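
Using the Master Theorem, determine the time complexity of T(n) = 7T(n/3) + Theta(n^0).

Master Theorem for T(n) = 7T(n/3) + O(n^0):

a = 7, b = 3, c = 0
log_b(a) = log_3(7) = 1.7712

Case 1: c = 0 < log_3(7) = 1.7712
T(n) = O(n^(log_3 7))

For T(n) = 7T(n/3) + O(n^0): log_3(7) = 1.7712. This is Case 1 of the Master Theorem (c < log_b(a), work dominated by leaves), giving O(n^(log_3 7)).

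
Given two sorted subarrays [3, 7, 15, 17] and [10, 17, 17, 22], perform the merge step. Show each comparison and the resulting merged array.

Merging process:

Compare 3 vs 10: take 3 from left. Merged: [3]
Compare 7 vs 10: take 7 from left. Merged: [3, 7]
Compare 15 vs 10: take 10 from right. Merged: [3, 7, 10]
Compare 15 vs 17: take 15 from left. Merged: [3, 7, 10, 15]
Compare 17 vs 17: take 17 from left. Merged: [3, 7, 10, 15, 17]
Append remaining from right: [17, 17, 22]. Merged: [3, 7, 10, 15, 17, 17, 17, 22]

Final merged array: [3, 7, 10, 15, 17, 17, 17, 22]
Total comparisons: 5

The merged array is [3, 7, 10, 15, 17, 17, 17, 22], requiring 5 comparisons. The merge step runs in O(n) time where n is the total number of elements.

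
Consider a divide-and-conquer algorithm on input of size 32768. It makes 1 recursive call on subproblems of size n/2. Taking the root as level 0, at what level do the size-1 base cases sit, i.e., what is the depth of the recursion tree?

For divide and conquer with division factor 2:

Problem sizes at each level:
Level 0: 32768
Level 1: 16384
Level 2: 8192
Level 3: 4096
Level 4: 2048
Level 5: 1024
Level 6: 512
Level 7: 256
Level 8: 128
Level 9: 64
Level 10: 32
Level 11: 16
Level 12: 8
Level 13: 4
Level 14: 2
Level 15: 1

The root is level 0 and the size-1 base case is level 15 (the tree spans levels 0 through 15, i.e. 16 levels counting the root), so the depth is the number of divisions: log_2(32768) = 15

The recursion tree depth is log_2(32768) = 15. At each level, the problem size is divided by 2, so it takes 15 divisions to reduce to a base case of size 1. The algorithm makes 1 recursive call at each level.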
+--
**What to do**
Each line of the data is to be transcribed exactly.

**Exercise result**
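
Using the Master Theorem, determine the time complexity of T(n) = 7T(n/3) + Theta(n^0).

Master Theorem for T(n) = 7T(n/3) + O(n^0):

a = 7, b = 3, c = 0
log_b(a) = log_3(7) = 1.7712

Case 1: c = 0 < log_3(7) = 1.7712
T(n) = O(n^(log_3 7))

For T(n) = 7T(n/3) + O(n^0): log_3(7) = 1.7712. This is Case 1 of the Master Theorem (c < log_b(a), work dominated by leaves), giving O(n^(log_3 7)).

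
Given two sorted subarrays [3, 7, 15, 17] and [10, 17, 17, 22], perform the merge step. Show each comparison and the resulting merged array.

Merging process:

Compare 3 vs 10: take 3 from left. Merged: [3]
Compare 7 vs 10: take 7 from left. Merged: [3, 7]
Compare 15 vs 10: take 10 from right. Merged: [3, 7, 10]
Compare 15 vs 17: take 15 from left. Merged: [3, 7, 10, 15]
Compare 17 vs 17: take 17 from left. Merged: [3, 7, 10, 15, 17]
Append remaining from right: [17, 17, 22]. Merged: [3, 7, 10, 15, 17, 17, 17, 22]

Final merged array: [3, 7, 10, 15, 17, 17, 17, 22]
Total comparisons: 5

The merged array is [3, 7, 10, 15, 17, 17, 17, 22], requiring 5 comparisons. The merge step runs in O(n) time where n is the total number of elements.

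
Consider a divide-and-conquer algorithm on input of size 32768. It makes 1 recursive call on subproblems of size n/2. Taking the root as level 0, at what level do the size-1 base cases sit, i.e., what is the depth of the recursion tree?

For divide and conquer with division factor 2:

Problem sizes at each level:
Level 0: 32768
Level 1: 16384
Level 2: 8192
Level 3: 4096
Level 4: 2048
Level 5: 1024
Level 6: 512
Level 7: 256
Level 8: 128
Level 9: 64
Level 10: 32
Level 11: 16
Level 12: 8
Level 13: 4
Level 14: 2
Level 15: 1

The root is level 0 and the size-1 base case is level 15 (the tree spans levels 0 through 15, i.e. 16 levels counting the root), so the depth is the number of divisions: log_2(32768) = 15

The recursion tree depth is log_2(32768) = 15. At each level, the problem size is divided by 2, so it takes 15 divisions to reduce to a base case of size 1. The algorithm makes 1 recursive call at each level.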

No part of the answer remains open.